> [WORK REQUIRED]: Reproduce exactly the lines below from the one containing "Opt5: power draw" through the one containing "#1: max drawdown", including both, and nothing else.
(SUPPLIED DATA begins)
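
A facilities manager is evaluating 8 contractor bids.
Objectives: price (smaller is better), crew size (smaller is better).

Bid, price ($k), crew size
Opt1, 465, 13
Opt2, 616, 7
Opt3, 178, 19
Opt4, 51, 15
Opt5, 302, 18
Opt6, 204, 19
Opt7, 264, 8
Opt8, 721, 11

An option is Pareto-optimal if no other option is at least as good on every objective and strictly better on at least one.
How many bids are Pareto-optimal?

3

Opt1: dominated by Opt7 (price 264≤465, crew size 8≤13).
Opt2: not dominated (best crew size).
Opt3: dominated by Opt4 (price 51≤178, crew size 15≤19).
Opt4: not dominated (best price).
Opt5: dominated by Opt4 (price 51≤302, crew size 15≤18).
Opt6: dominated by Opt3 (price 178≤204, crew size 19≤19).
Opt7: not dominated.
Opt8: dominated by Opt2 (price 616≤721, crew size 7≤11).
Pareto-optimal: Opt2, Opt4, Opt7 → 3.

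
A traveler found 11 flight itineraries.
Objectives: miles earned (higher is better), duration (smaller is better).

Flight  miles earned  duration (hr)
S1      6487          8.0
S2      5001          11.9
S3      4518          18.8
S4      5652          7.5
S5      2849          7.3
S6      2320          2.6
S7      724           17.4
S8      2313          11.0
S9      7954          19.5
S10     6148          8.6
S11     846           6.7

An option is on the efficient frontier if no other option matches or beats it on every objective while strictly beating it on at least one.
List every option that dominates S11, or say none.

S6

S6: miles earned 2320≥846, duration 2.6≤6.7 — dominates S11.
Others (S1, S2, S3, S4, S5, S7, S8, S9, S10) are each worse than S11 on at least one objective.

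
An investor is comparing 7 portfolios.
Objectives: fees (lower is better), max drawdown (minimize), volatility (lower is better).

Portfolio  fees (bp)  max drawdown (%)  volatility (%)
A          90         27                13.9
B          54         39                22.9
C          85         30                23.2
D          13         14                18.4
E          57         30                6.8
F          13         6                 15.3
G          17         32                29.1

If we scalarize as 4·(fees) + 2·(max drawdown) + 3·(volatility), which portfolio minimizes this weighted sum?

A: 4·90 + 2·27 + 3·13.9 = 455.7
B: 4·54 + 2·39 + 3·22.9 = 362.7
C: 4·85 + 2·30 + 3·23.2 = 469.6
D: 4·13 + 2·14 + 3·18.4 = 135.2
E: 4·57 + 2·30 + 3·6.8 = 308.4
F: 4·13 + 2·6 + 3·15.3 = 109.9
G: 4·17 + 2·32 + 3·29.1 = 219.3
Lowest: F at 109.9.

F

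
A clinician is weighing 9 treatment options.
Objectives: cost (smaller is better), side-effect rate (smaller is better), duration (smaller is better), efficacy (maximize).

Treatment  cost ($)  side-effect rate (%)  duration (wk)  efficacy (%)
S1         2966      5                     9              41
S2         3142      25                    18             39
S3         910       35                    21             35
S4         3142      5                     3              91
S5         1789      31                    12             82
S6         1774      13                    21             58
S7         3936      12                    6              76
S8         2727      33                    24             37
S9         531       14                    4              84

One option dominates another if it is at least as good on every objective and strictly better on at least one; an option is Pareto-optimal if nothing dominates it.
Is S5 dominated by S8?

No

S8 vs S5: S8 is worse on cost (2727 vs 1789), so it does not dominate S5.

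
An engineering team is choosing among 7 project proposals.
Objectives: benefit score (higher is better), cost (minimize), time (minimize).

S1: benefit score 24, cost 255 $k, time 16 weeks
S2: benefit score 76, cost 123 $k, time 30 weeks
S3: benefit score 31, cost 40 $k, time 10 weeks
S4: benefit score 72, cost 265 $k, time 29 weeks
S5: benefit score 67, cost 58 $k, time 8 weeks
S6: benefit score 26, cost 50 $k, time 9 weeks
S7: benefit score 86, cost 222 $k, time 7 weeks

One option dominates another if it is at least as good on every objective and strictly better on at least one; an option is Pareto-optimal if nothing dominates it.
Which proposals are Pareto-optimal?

S2, S3, S5, S6, S7

S1: dominated by S3 (benefit score 31≥24, cost 40≤255, time 10≤16).
S2: not dominated.
S3: not dominated (best cost).
S4: dominated by S7 (benefit score 86≥72, cost 222≤265, time 7≤29).
S5: not dominated.
S6: not dominated.
S7: not dominated (best benefit score).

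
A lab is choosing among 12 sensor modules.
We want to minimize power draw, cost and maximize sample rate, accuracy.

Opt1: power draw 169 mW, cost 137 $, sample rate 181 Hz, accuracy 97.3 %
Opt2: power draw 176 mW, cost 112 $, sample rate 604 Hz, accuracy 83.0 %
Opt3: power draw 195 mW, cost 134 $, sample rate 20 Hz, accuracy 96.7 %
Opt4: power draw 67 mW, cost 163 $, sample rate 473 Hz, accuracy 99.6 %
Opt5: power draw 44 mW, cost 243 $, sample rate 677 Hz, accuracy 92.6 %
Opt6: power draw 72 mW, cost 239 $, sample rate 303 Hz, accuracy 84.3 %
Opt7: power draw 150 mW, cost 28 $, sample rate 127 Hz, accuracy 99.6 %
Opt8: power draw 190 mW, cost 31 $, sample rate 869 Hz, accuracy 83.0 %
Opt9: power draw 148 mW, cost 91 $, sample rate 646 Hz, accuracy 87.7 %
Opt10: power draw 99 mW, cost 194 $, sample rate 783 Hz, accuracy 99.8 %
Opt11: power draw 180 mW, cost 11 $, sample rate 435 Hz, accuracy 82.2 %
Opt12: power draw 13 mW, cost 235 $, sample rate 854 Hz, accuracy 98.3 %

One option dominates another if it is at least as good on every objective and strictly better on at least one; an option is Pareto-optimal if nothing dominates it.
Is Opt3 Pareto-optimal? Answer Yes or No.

Opt7 vs Opt3: power draw 150≤195, cost 28≤134, sample rate 127≥20, accuracy 99.6≥96.7 — Opt7 is at least as good on every objective and strictly better on at least one, so Opt7 dominates Opt3.

No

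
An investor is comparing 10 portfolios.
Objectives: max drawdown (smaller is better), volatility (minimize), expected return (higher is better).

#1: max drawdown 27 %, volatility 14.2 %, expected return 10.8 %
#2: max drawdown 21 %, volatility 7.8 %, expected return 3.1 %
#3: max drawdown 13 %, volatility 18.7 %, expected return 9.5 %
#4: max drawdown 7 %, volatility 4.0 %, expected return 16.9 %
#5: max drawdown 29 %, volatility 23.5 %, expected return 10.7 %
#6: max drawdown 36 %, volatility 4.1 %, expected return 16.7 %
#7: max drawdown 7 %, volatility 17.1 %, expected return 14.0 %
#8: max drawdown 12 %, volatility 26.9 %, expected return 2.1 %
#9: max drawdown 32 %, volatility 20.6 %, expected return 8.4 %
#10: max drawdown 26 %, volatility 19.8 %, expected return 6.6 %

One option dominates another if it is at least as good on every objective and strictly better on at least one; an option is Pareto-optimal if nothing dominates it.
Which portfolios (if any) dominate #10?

#3: max drawdown 13≤26, volatility 18.7≤19.8, expected return 9.5≥6.6 — dominates #10.
#4: max drawdown 7≤26, volatility 4.0≤19.8, expected return 16.9≥6.6 — dominates #10.
#7: max drawdown 7≤26, volatility 17.1≤19.8, expected return 14.0≥6.6 — dominates #10.
Others (#1, #2, #5, #6, #8, #9) are each worse than #10 on at least one objective.

#3, #4, #7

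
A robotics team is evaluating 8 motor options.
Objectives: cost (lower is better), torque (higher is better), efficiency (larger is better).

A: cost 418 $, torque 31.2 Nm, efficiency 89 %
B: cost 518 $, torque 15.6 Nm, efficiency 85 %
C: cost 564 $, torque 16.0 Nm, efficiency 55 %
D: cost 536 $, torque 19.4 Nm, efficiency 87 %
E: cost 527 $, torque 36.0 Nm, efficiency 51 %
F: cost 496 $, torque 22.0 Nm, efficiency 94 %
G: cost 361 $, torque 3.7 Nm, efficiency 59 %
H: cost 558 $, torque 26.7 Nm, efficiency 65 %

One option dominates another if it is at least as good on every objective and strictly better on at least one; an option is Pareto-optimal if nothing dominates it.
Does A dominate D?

A vs D: cost 418≤536, torque 31.2≥19.4, efficiency 89≥87 — A is at least as good on every objective with at least one strict improvement.

Yes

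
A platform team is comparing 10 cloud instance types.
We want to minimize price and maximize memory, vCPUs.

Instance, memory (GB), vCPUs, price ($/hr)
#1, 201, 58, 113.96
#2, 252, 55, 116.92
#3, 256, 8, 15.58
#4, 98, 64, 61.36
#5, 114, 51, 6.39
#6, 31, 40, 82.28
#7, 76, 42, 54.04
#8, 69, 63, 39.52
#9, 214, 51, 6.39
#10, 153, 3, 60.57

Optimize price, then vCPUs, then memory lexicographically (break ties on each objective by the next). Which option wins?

#9

First minimize price: best is 6.39, kept {#5, #9}.
Then maximize vCPUs: best is 51, kept {#5, #9}.
Then maximize memory: best is 214, kept {#9}.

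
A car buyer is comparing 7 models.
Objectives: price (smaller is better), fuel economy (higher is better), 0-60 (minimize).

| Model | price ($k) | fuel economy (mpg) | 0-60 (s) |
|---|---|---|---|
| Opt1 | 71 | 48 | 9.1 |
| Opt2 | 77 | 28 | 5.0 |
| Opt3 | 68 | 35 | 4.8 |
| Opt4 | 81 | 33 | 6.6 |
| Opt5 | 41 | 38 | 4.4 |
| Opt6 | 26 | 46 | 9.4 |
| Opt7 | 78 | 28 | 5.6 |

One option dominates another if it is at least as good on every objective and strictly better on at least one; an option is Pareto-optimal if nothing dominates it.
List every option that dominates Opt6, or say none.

none

Opt1: worse on price (71 vs 26).
Opt2: worse on price (77 vs 26).
Opt3: worse on price (68 vs 26).
Opt4: worse on price (81 vs 26).
Opt5: worse on price (41 vs 26).
Opt7: worse on price (78 vs 26).
No option dominates Opt6.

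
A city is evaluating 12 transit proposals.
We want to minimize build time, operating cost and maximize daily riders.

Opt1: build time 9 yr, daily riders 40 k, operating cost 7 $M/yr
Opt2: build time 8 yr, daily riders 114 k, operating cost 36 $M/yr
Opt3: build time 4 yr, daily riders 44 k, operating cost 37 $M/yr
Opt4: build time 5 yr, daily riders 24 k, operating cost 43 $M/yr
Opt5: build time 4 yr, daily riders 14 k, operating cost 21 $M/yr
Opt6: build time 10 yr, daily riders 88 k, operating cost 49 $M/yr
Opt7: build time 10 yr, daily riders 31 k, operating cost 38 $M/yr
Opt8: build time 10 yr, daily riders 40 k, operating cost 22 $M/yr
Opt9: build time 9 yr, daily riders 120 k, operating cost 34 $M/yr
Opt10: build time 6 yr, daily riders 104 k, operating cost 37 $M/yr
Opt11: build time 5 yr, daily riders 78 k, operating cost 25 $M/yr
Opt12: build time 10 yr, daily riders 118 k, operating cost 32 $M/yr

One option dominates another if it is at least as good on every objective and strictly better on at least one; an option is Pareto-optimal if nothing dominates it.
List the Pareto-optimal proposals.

Opt1, Opt2, Opt3, Opt5, Opt9, Opt10, Opt11, Opt12

Opt1: not dominated (best operating cost).
Opt2: not dominated.
Opt3: not dominated.
Opt4: dominated by Opt3 (build time 4≤5, daily riders 44≥24, operating cost 37≤43).
Opt5: not dominated.
Opt6: dominated by Opt2 (build time 8≤10, daily riders 114≥88, operating cost 36≤49).
Opt7: dominated by Opt1 (build time 9≤10, daily riders 40≥31, operating cost 7≤38).
Opt8: dominated by Opt1 (build time 9≤10, daily riders 40≥40, operating cost 7≤22).
Opt9: not dominated (best daily riders).
Opt10: not dominated.
Opt11: not dominated.
Opt12: not dominated.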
(SUPPLIED DATA ends)
> [EXERCISE ANSWER]:
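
Opt5: power draw 44 mW, cost 243 $, sample rate 677 Hz, accuracy 92.6 %
Opt6: power draw 72 mW, cost 239 $, sample rate 303 Hz, accuracy 84.3 %
Opt7: power draw 150 mW, cost 28 $, sample rate 127 Hz, accuracy 99.6 %
Opt8: power draw 190 mW, cost 31 $, sample rate 869 Hz, accuracy 83.0 %
Opt9: power draw 148 mW, cost 91 $, sample rate 646 Hz, accuracy 87.7 %
Opt10: power draw 99 mW, cost 194 $, sample rate 783 Hz, accuracy 99.8 %
Opt11: power draw 180 mW, cost 11 $, sample rate 435 Hz, accuracy 82.2 %
Opt12: power draw 13 mW, cost 235 $, sample rate 854 Hz, accuracy 98.3 %

One option dominates another if it is at least as good on every objective and strictly better on at least one; an option is Pareto-optimal if nothing dominates it.
Is Opt3 Pareto-optimal? Answer Yes or No.

Opt7 vs Opt3: power draw 150≤195, cost 28≤134, sample rate 127≥20, accuracy 99.6≥96.7 — Opt7 is at least as good on every objective and strictly better on at least one, so Opt7 dominates Opt3.

No

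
An investor is comparing 10 portfolios.
Objectives: max drawdown (smaller is better), volatility (minimize), expected return (higher is better).

#1: max drawdown 27 %, volatility 14.2 %, expected return 10.8 %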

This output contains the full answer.